Records from a collection
——————————

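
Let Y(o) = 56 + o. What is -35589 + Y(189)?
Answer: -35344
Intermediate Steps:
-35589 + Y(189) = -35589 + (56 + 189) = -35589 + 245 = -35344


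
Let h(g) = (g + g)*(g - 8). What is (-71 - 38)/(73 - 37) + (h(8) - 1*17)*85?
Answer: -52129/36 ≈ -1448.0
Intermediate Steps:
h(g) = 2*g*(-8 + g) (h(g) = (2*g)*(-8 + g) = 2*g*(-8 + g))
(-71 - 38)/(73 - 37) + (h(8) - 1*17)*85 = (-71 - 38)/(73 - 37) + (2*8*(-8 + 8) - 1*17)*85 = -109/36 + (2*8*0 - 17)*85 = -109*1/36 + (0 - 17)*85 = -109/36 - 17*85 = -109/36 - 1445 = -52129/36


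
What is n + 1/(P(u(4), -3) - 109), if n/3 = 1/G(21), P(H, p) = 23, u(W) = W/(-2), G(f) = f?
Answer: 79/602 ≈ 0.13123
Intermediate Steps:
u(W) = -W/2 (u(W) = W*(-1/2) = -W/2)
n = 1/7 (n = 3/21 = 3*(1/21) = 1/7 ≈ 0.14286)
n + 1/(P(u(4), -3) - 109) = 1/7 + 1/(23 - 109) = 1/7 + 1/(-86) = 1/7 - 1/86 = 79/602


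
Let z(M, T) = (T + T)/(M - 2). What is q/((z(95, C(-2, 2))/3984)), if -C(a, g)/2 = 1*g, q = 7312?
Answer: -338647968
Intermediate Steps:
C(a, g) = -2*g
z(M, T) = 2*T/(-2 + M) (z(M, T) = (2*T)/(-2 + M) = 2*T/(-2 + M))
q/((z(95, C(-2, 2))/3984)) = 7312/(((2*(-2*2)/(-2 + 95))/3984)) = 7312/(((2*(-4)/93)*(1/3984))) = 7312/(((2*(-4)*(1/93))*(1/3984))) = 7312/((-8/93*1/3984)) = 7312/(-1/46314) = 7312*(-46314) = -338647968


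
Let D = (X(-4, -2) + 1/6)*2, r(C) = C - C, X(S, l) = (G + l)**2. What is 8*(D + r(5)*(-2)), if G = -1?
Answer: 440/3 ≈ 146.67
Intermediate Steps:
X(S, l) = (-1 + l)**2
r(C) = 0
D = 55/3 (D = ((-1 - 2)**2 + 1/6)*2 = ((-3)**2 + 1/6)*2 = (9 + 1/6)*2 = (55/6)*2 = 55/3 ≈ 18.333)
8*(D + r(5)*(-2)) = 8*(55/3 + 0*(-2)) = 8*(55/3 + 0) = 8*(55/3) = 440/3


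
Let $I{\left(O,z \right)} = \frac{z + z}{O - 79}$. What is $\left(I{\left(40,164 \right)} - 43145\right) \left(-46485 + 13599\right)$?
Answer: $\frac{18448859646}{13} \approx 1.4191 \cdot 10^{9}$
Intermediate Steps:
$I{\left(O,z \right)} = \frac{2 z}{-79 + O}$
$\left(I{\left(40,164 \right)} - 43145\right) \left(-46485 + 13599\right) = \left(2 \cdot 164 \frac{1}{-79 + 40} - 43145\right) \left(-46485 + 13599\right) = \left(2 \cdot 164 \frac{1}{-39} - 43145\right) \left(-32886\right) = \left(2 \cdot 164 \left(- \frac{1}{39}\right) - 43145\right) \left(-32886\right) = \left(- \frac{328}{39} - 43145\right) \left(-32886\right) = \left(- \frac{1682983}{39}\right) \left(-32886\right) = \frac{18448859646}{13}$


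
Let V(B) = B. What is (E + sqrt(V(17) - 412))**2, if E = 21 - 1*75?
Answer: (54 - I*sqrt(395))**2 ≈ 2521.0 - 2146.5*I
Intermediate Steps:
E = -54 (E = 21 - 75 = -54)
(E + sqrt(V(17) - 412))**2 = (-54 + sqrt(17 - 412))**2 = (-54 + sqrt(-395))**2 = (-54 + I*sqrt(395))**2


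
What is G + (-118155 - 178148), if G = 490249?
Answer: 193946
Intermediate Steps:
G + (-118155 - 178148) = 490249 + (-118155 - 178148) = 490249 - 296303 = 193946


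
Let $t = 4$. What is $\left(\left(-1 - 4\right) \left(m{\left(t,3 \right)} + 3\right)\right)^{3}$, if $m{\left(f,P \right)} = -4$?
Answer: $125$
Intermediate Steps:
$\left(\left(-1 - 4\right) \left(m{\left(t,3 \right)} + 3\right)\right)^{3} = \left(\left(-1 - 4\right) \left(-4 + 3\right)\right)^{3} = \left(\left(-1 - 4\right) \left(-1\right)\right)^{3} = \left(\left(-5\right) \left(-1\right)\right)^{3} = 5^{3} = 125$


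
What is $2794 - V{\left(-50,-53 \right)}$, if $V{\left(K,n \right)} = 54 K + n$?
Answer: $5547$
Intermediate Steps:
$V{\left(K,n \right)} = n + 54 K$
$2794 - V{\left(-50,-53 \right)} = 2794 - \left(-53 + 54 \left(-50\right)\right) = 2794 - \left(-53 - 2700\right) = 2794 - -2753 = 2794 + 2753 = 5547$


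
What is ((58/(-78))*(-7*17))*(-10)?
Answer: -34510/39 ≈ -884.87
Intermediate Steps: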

——————————

→ What the task requires
All entries above need to be copied verbatim.

→ Problem solution
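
Let Y(o) = 56 + o. What is -35589 + Y(189)?
Answer: -35344
Intermediate Steps:
-35589 + Y(189) = -35589 + (56 + 189) = -35589 + 245 = -35344


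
Let h(g) = (g + g)*(g - 8). What is (-71 - 38)/(73 - 37) + (h(8) - 1*17)*85?
Answer: -52129/36 ≈ -1448.0
Intermediate Steps:
h(g) = 2*g*(-8 + g) (h(g) = (2*g)*(-8 + g) = 2*g*(-8 + g))
(-71 - 38)/(73 - 37) + (h(8) - 1*17)*85 = (-71 - 38)/(73 - 37) + (2*8*(-8 + 8) - 1*17)*85 = -109/36 + (2*8*0 - 17)*85 = -109*1/36 + (0 - 17)*85 = -109/36 - 17*85 = -109/36 - 1445 = -52129/36


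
What is n + 1/(P(u(4), -3) - 109), if n/3 = 1/G(21), P(H, p) = 23, u(W) = W/(-2), G(f) = f?
Answer: 79/602 ≈ 0.13123
Intermediate Steps:
u(W) = -W/2 (u(W) = W*(-1/2) = -W/2)
n = 1/7 (n = 3/21 = 3*(1/21) = 1/7 ≈ 0.14286)
n + 1/(P(u(4), -3) - 109) = 1/7 + 1/(23 - 109) = 1/7 + 1/(-86) = 1/7 - 1/86 = 79/602


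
Let z(M, T) = (T + T)/(M - 2). What is q/((z(95, C(-2, 2))/3984)), if -C(a, g)/2 = 1*g, q = 7312?
Answer: -338647968
Intermediate Steps:
C(a, g) = -2*g
z(M, T) = 2*T/(-2 + M) (z(M, T) = (2*T)/(-2 + M) = 2*T/(-2 + M))
q/((z(95, C(-2, 2))/3984)) = 7312/(((2*(-2*2)/(-2 + 95))/3984)) = 7312/(((2*(-4)/93)*(1/3984))) = 7312/(((2*(-4)*(1/93))*(1/3984))) = 7312/((-8/93*1/3984)) = 7312/(-1/46314) = 7312*(-46314) = -338647968


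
Let D = (X(-4, -2) + 1/6)*2, r(C) = C - C, X(S, l) = (G + l)**2. What is 8*(D + r(5)*(-2)), if G = -1?
Answer: 440/3 ≈ 146.67
Intermediate Steps:
X(S, l) = (-1 + l)**2
r(C) = 0
D = 55/3 (D = ((-1 - 2)**2 + 1/6)*2 = ((-3)**2 + 1/6)*2 = (9 + 1/6)*2 = (55/6)*2 = 55/3 ≈ 18.333)
8*(D + r(5)*(-2)) = 8*(55/3 + 0*(-2)) = 8*(55/3 + 0) = 8*(55/3) = 440/3


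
Let $I{\left(O,z \right)} = \frac{z + z}{O - 79}$. What is $\left(I{\left(40,164 \right)} - 43145\right) \left(-46485 + 13599\right)$?
Answer: $\frac{18448859646}{13} \approx 1.4191 \cdot 10^{9}$
Intermediate Steps:
$I{\left(O,z \right)} = \frac{2 z}{-79 + O}$
$\left(I{\left(40,164 \right)} - 43145\right) \left(-46485 + 13599\right) = \left(2 \cdot 164 \frac{1}{-79 + 40} - 43145\right) \left(-46485 + 13599\right) = \left(2 \cdot 164 \frac{1}{-39} - 43145\right) \left(-32886\right) = \left(2 \cdot 164 \left(- \frac{1}{39}\right) - 43145\right) \left(-32886\right) = \left(- \frac{328}{39} - 43145\right) \left(-32886\right) = \left(- \frac{1682983}{39}\right) \left(-32886\right) = \frac{18448859646}{13}$


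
Let V(B) = B. What is (E + sqrt(V(17) - 412))**2, if E = 21 - 1*75?
Answer: (54 - I*sqrt(395))**2 ≈ 2521.0 - 2146.5*I
Intermediate Steps:
E = -54 (E = 21 - 75 = -54)
(E + sqrt(V(17) - 412))**2 = (-54 + sqrt(17 - 412))**2 = (-54 + sqrt(-395))**2 = (-54 + I*sqrt(395))**2


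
What is G + (-118155 - 178148), if G = 490249?
Answer: 193946
Intermediate Steps:
G + (-118155 - 178148) = 490249 + (-118155 - 178148) = 490249 - 296303 = 193946


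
Let $t = 4$. What is $\left(\left(-1 - 4\right) \left(m{\left(t,3 \right)} + 3\right)\right)^{3}$, if $m{\left(f,P \right)} = -4$?
Answer: $125$
Intermediate Steps:
$\left(\left(-1 - 4\right) \left(m{\left(t,3 \right)} + 3\right)\right)^{3} = \left(\left(-1 - 4\right) \left(-4 + 3\right)\right)^{3} = \left(\left(-1 - 4\right) \left(-1\right)\right)^{3} = \left(\left(-5\right) \left(-1\right)\right)^{3} = 5^{3} = 125$


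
What is $2794 - V{\left(-50,-53 \right)}$, if $V{\left(K,n \right)} = 54 K + n$?
Answer: $5547$
Intermediate Steps:
$V{\left(K,n \right)} = n + 54 K$
$2794 - V{\left(-50,-53 \right)} = 2794 - \left(-53 + 54 \left(-50\right)\right) = 2794 - \left(-53 - 2700\right) = 2794 - -2753 = 2794 + 2753 = 5547$


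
What is ((58/(-78))*(-7*17))*(-10)?
Answer: -34510/39 ≈ -884.87
Intermediate Steps: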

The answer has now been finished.